*** Opening Data extracts ***

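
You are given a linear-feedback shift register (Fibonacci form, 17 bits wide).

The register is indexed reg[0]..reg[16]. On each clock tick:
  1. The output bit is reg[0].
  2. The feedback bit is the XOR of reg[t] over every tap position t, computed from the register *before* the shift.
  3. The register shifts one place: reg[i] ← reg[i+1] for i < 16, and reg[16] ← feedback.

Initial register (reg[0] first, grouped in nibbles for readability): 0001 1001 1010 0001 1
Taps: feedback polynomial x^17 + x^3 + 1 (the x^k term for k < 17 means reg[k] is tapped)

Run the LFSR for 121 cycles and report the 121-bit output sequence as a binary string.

0001100110100001111010100101011101011100011101101101111111100000000100000111000001001001111110010000001100011000100011011

step | reg (before) | out | fb
   0 | 00011001101000011 | 0 | 1
   1 | 00110011010000111 | 0 | 1
   2 | 01100110100001111 | 0 | 0
   3 | 11001101000011110 | 1 | 1
   4 | 10011010000111101 | 1 | 0
   5 | 00110100001111010 | 0 | 1
   6 | 01101000011110101 | 0 | 0
   7 | 11010000111101010 | 1 | 0
   8 | 10100001111010100 | 1 | 1
   9 | 01000011110101001 | 0 | 0
  10 | 10000111101010010 | 1 | 1
  11 | 00001111010100101 | 0 | 0
  12 | 00011110101001010 | 0 | 1
  13 | 00111101010010101 | 0 | 1
  14 | 01111010100101011 | 0 | 1
  15 | 11110101001010111 | 1 | 0
  16 | 11101010010101110 | 1 | 1
  17 | 11010100101011101 | 1 | 0
  18 | 10101001010111010 | 1 | 1
  19 | 01010010101110101 | 0 | 1
  20 | 10100101011101011 | 1 | 1
  21 | 01001010111010111 | 0 | 0
  22 | 10010101110101110 | 1 | 0
  23 | 00101011101011100 | 0 | 0
  24 | 01010111010111000 | 0 | 1
  25 | 10101110101110001 | 1 | 1
  26 | 01011101011100011 | 0 | 1
  27 | 10111010111000111 | 1 | 0
  28 | 01110101110001110 | 0 | 1
  29 | 11101011100011101 | 1 | 1
  30 | 11010111000111011 | 1 | 0
  31 | 10101110001110110 | 1 | 1
  32 | 01011100011101101 | 0 | 1
  33 | 10111000111011011 | 1 | 0
  34 | 01110001110110110 | 0 | 1
  35 | 11100011101101101 | 1 | 1
  36 | 11000111011011011 | 1 | 1
  37 | 10001110110110111 | 1 | 1
  38 | 00011101101101111 | 0 | 1
  39 | 00111011011011111 | 0 | 1
  40 | 01110110110111111 | 0 | 1
  41 | 11101101101111111 | 1 | 1
  42 | 11011011011111111 | 1 | 0
  43 | 10110110111111110 | 1 | 0
  44 | 01101101111111100 | 0 | 0
  45 | 11011011111111000 | 1 | 0
  46 | 10110111111110000 | 1 | 0
  47 | 01101111111100000 | 0 | 0
  48 | 11011111111000000 | 1 | 0
  49 | 10111111110000000 | 1 | 0
  50 | 01111111100000000 | 0 | 1
  51 | 11111111000000001 | 1 | 0
  52 | 11111110000000010 | 1 | 0
  53 | 11111100000000100 | 1 | 0
  54 | 11111000000001000 | 1 | 0
  55 | 11110000000010000 | 1 | 0
  56 | 11100000000100000 | 1 | 1
  57 | 11000000001000001 | 1 | 1
  58 | 10000000010000011 | 1 | 1
  59 | 00000000100000111 | 0 | 0
  60 | 00000001000001110 | 0 | 0
  61 | 00000010000011100 | 0 | 0
  62 | 00000100000111000 | 0 | 0
  63 | 00001000001110000 | 0 | 0
  64 | 00010000011100000 | 0 | 1
  65 | 00100000111000001 | 0 | 0
  66 | 01000001110000010 | 0 | 0
  67 | 10000011100000100 | 1 | 1
  68 | 00000111000001001 | 0 | 0
  69 | 00001110000010010 | 0 | 0
  70 | 00011100000100100 | 0 | 1
  71 | 00111000001001001 | 0 | 1
  72 | 01110000010010011 | 0 | 1
  73 | 11100000100100111 | 1 | 1
  74 | 11000001001001111 | 1 | 1
  75 | 10000010010011111 | 1 | 1
  76 | 00000100100111111 | 0 | 0
  77 | 00001001001111110 | 0 | 0
  78 | 00010010011111100 | 0 | 1
  79 | 00100100111111001 | 0 | 0
  80 | 01001001111110010 | 0 | 0
  81 | 10010011111100100 | 1 | 0
  82 | 00100111111001000 | 0 | 0
  83 | 01001111110010000 | 0 | 0
  84 | 10011111100100000 | 1 | 0
  85 | 00111111001000000 | 0 | 1
  86 | 01111110010000001 | 0 | 1
  87 | 11111100100000011 | 1 | 0
  88 | 11111001000000110 | 1 | 0
  89 | 11110010000001100 | 1 | 0
  90 | 11100100000011000 | 1 | 1
  91 | 11001000000110001 | 1 | 1
  92 | 10010000001100011 | 1 | 0
  93 | 00100000011000110 | 0 | 0
  94 | 01000000110001100 | 0 | 0
  95 | 10000001100011000 | 1 | 1
  96 | 00000011000110001 | 0 | 0
  97 | 00000110001100010 | 0 | 0
  98 | 00001100011000100 | 0 | 0
  99 | 00011000110001000 | 0 | 1
 100 | 00110001100010001 | 0 | 1
 101 | 01100011000100011 | 0 | 0
 102 | 11000110001000110 | 1 | 1
 103 | 10001100010001101 | 1 | 1
 104 | 00011000100011011 | 0 | 1
 105 | 00110001000110111 | 0 | 1
 106 | 01100010001101111 | 0 | 0
 107 | 11000100011011110 | 1 | 1
 108 | 10001000110111101 | 1 | 1
 109 | 00010001101111011 | 0 | 1
 110 | 00100011011110111 | 0 | 0
 111 | 01000110111101110 | 0 | 0
 112 | 10001101111011100 | 1 | 1
 113 | 00011011110111001 | 0 | 1
 114 | 00110111101110011 | 0 | 1
 115 | 01101111011100111 | 0 | 0
 116 | 11011110111001110 | 1 | 0
 117 | 10111101110011100 | 1 | 0
 118 | 01111011100111000 | 0 | 1
 119 | 11110111001110001 | 1 | 0
 120 | 11101110011100010 | 1 | 1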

*** Closing Data extracts ***

* How to complete this task *
Identify each line in the entries with the word "register" and copy it.

* Output *
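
You are given a linear-feedback shift register (Fibonacci form, 17 bits wide).
The register is indexed reg[0]..reg[16]. On each clock tick:
  2. The feedback bit is the XOR of reg[t] over every tap position t, computed from the register *before* the shift.
  3. The register shifts one place: reg[i] ← reg[i+1] for i < 16, and reg[16] ← feedback.
Initial register (reg[0] first, grouped in nibbles for readability): 0001 1001 1010 0001 1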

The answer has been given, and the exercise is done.